HOW TO COMPLETE THIS TASK. Reproduce word for word every line of the entries below, from the line containing "16 to decimal." through the final line, and nothing else.

───── RECORDS PROVIDED

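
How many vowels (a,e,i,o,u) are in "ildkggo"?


Input: ildkggo
Checking each character:
  'i' at position 0: vowel (running total: 1)
  'l' at position 1: consonant
  'd' at position 2: consonant
  'k' at position 3: consonant
  'g' at position 4: consonant
  'g' at position 5: consonant
  'o' at position 6: vowel (running total: 2)
Total vowels: 2

2


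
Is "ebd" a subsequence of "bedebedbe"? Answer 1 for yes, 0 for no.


Check if "ebd" is a subsequence of "bedebedbe"
Greedy scan:
  Position 0 ('b'): no match needed
  Position 1 ('e'): matches sub[0] = 'e'
  Position 2 ('d'): no match needed
  Position 3 ('e'): no match needed
  Position 4 ('b'): matches sub[1] = 'b'
  Position 5 ('e'): no match needed
  Position 6 ('d'): matches sub[2] = 'd'
  Position 7 ('b'): no match needed
  Position 8 ('e'): no match needed
All 3 characters matched => is a subsequence

1


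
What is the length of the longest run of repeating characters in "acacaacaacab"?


Input: "acacaacaacab"
Scanning for longest run:
  Position 1 ('c'): new char, reset run to 1
  Position 2 ('a'): new char, reset run to 1
  Position 3 ('c'): new char, reset run to 1
  Position 4 ('a'): new char, reset run to 1
  Position 5 ('a'): continues run of 'a', length=2
  Position 6 ('c'): new char, reset run to 1
  Position 7 ('a'): new char, reset run to 1
  Position 8 ('a'): continues run of 'a', length=2
  Position 9 ('c'): new char, reset run to 1
  Position 10 ('a'): new char, reset run to 1
  Position 11 ('b'): new char, reset run to 1
Longest run: 'a' with length 2

2


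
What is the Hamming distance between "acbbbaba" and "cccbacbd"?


Comparing "acbbbaba" and "cccbacbd" position by position:
  Position 0: 'a' vs 'c' => differ
  Position 1: 'c' vs 'c' => same
  Position 2: 'b' vs 'c' => differ
  Position 3: 'b' vs 'b' => same
  Position 4: 'b' vs 'a' => differ
  Position 5: 'a' vs 'c' => differ
  Position 6: 'b' vs 'b' => same
  Position 7: 'a' vs 'd' => differ
Total differences (Hamming distance): 5

5


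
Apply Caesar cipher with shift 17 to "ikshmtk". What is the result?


Caesar cipher: shift "ikshmtk" by 17
  'i' (pos 8) + 17 = pos 25 = 'z'
  'k' (pos 10) + 17 = pos 1 = 'b'
  's' (pos 18) + 17 = pos 9 = 'j'
  'h' (pos 7) + 17 = pos 24 = 'y'
  'm' (pos 12) + 17 = pos 3 = 'd'
  't' (pos 19) + 17 = pos 10 = 'k'
  'k' (pos 10) + 17 = pos 1 = 'b'
Result: zbjydkb

zbjydkb


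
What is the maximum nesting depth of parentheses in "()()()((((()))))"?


Input: "()()()((((()))))"
Tracking depth:
  Position 0 '(': depth becomes 1
  Position 1 ')': depth becomes 0
  Position 2 '(': depth becomes 1
  Position 3 ')': depth becomes 0
  Position 4 '(': depth becomes 1
  Position 5 ')': depth becomes 0
  Position 6 '(': depth becomes 1
  Position 7 '(': depth becomes 2
  Position 8 '(': depth becomes 3
  Position 9 '(': depth becomes 4
  Position 10 '(': depth becomes 5
  Position 11 ')': depth becomes 4
  Position 12 ')': depth becomes 3
  Position 13 ')': depth becomes 2
  Position 14 ')': depth becomes 1
  Position 15 ')': depth becomes 0
Maximum depth reached: 5

5


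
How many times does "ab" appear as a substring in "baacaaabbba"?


Searching for "ab" in "baacaaabbba"
Scanning each position:
  Position 0: "ba" => no
  Position 1: "aa" => no
  Position 2: "ac" => no
  Position 3: "ca" => no
  Position 4: "aa" => no
  Position 5: "aa" => no
  Position 6: "ab" => MATCH
  Position 7: "bb" => no
  Position 8: "bb" => no
  Position 9: "ba" => no
Total occurrences: 1

1


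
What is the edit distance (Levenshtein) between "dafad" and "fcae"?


Computing edit distance: "dafad" -> "fcae"
DP table:
           f    c    a    e
      0    1    2    3    4
  d   1    1    2    3    4
  a   2    2    2    2    3
  f   3    2    3    3    3
  a   4    3    3    3    4
  d   5    4    4    4    4
Edit distance = dp[5][4] = 4

4


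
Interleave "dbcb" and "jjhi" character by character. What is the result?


Interleaving "dbcb" and "jjhi":
  Position 0: 'd' from first, 'j' from second => "dj"
  Position 1: 'b' from first, 'j' from second => "bj"
  Position 2: 'c' from first, 'h' from second => "ch"
  Position 3: 'b' from first, 'i' from second => "bi"
Result: djbjchbi

djbjchbi


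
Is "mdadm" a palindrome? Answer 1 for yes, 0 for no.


Input: mdadm
Reversed: mdadm
  Compare pos 0 ('m') with pos 4 ('m'): match
  Compare pos 1 ('d') with pos 3 ('d'): match
Result: palindrome

1


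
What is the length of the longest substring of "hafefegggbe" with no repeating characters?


Input: "hafefegggbe"
Sliding window (track last position of each char):
  Position 0 ('h'): window [0,0] length 1 -- new best
  Position 1 ('a'): window [0,1] length 2 -- new best
  Position 2 ('f'): window [0,2] length 3 -- new best
  Position 3 ('e'): window [0,3] length 4 -- new best
  Position 4 ('f'): repeat (last at 2), move window start to 3
  Position 4 ('f'): window [3,4] length 2
  Position 5 ('e'): repeat (last at 3), move window start to 4
  Position 5 ('e'): window [4,5] length 2
  Position 6 ('g'): window [4,6] length 3
  Position 7 ('g'): repeat (last at 6), move window start to 7
  Position 7 ('g'): window [7,7] length 1
  Position 8 ('g'): repeat (last at 7), move window start to 8
  Position 8 ('g'): window [8,8] length 1
  Position 9 ('b'): window [8,9] length 2
  Position 10 ('e'): window [8,10] length 3
Longest substring with no repeats: "hafe" with length 4

4


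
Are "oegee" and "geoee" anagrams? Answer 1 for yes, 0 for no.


Strings: "oegee", "geoee"
Sorted first:  eeego
Sorted second: eeego
Sorted forms match => anagrams

1


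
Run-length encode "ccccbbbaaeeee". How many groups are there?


Input: ccccbbbaaeeee
Scanning for consecutive runs:
  Group 1: 'c' x 4 (positions 0-3)
  Group 2: 'b' x 3 (positions 4-6)
  Group 3: 'a' x 2 (positions 7-8)
  Group 4: 'e' x 4 (positions 9-12)
Total groups: 4

4


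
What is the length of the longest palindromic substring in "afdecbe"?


Input: "afdecbe"
Checking substrings for palindromes:
  No multi-char palindromic substrings found
Longest palindromic substring: "a" with length 1

1


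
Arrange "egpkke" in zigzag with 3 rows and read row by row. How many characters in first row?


Zigzag "egpkke" into 3 rows:
Placing characters:
  'e' => row 0
  'g' => row 1
  'p' => row 2
  'k' => row 1
  'k' => row 0
  'e' => row 1
Rows:
  Row 0: "ek"
  Row 1: "gke"
  Row 2: "p"
First row length: 2

2


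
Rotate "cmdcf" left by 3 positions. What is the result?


Input: "cmdcf", rotate left by 3
First 3 characters: "cmd"
Remaining characters: "cf"
Concatenate remaining + first: "cf" + "cmd" = "cfcmd"

cfcmd


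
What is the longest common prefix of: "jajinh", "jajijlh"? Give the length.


Words: jajinh, jajijlh
  Position 0: all 'j' => match
  Position 1: all 'a' => match
  Position 2: all 'j' => match
  Position 3: all 'i' => match
  Position 4: ('n', 'j') => mismatch, stop
LCP = "jaji" (length 4)

4


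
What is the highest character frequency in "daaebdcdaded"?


Input: daaebdcdaded
Character counts:
  'a': 3
  'b': 1
  'c': 1
  'd': 5
  'e': 2
Maximum frequency: 5

5


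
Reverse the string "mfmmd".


Input: mfmmd
Reading characters right to left:
  Position 4: 'd'
  Position 3: 'm'
  Position 2: 'm'
  Position 1: 'f'
  Position 0: 'm'
Reversed: dmmfm

dmmfm


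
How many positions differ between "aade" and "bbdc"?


Comparing "aade" and "bbdc" position by position:
  Position 0: 'a' vs 'b' => DIFFER
  Position 1: 'a' vs 'b' => DIFFER
  Position 2: 'd' vs 'd' => same
  Position 3: 'e' vs 'c' => DIFFER
Positions that differ: 3

3


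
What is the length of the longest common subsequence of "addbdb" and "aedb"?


LCS of "addbdb" and "aedb"
DP table:
           a    e    d    b
      0    0    0    0    0
  a   0    1    1    1    1
  d   0    1    1    2    2
  d   0    1    1    2    2
  b   0    1    1    2    3
  d   0    1    1    2    3
  b   0    1    1    2    3
LCS length = dp[6][4] = 3

3


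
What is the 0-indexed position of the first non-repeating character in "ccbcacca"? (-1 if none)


Input: ccbcacca
Character frequencies:
  'a': 2
  'b': 1
  'c': 5
Scanning left to right for freq == 1:
  Position 0 ('c'): freq=5, skip
  Position 1 ('c'): freq=5, skip
  Position 2 ('b'): unique! => answer = 2

2


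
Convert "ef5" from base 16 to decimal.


Input: "ef5" in base 16
Positional expansion:
  Digit 'e' (value 14) x 16^2 = 3584
  Digit 'f' (value 15) x 16^1 = 240
  Digit '5' (value 5) x 16^0 = 5
Sum = 3829

3829


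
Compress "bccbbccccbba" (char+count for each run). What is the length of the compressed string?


Input: bccbbccccbba
Runs:
  'b' x 1 => "b1"
  'c' x 2 => "c2"
  'b' x 2 => "b2"
  'c' x 4 => "c4"
  'b' x 2 => "b2"
  'a' x 1 => "a1"
Compressed: "b1c2b2c4b2a1"
Compressed length: 12

12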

──────────

WRITTEN RESPONSE.
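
Convert "ef5" from base 16 to decimal.


Input: "ef5" in base 16
Positional expansion:
  Digit 'e' (value 14) x 16^2 = 3584
  Digit 'f' (value 15) x 16^1 = 240
  Digit '5' (value 5) x 16^0 = 5
Sum = 3829

3829


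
Compress "bccbbccccbba" (char+count for each run). What is the length of the compressed string?


Input: bccbbccccbba
Runs:
  'b' x 1 => "b1"
  'c' x 2 => "c2"
  'b' x 2 => "b2"
  'c' x 4 => "c4"
  'b' x 2 => "b2"
  'a' x 1 => "a1"
Compressed: "b1c2b2c4b2a1"
Compressed length: 12

12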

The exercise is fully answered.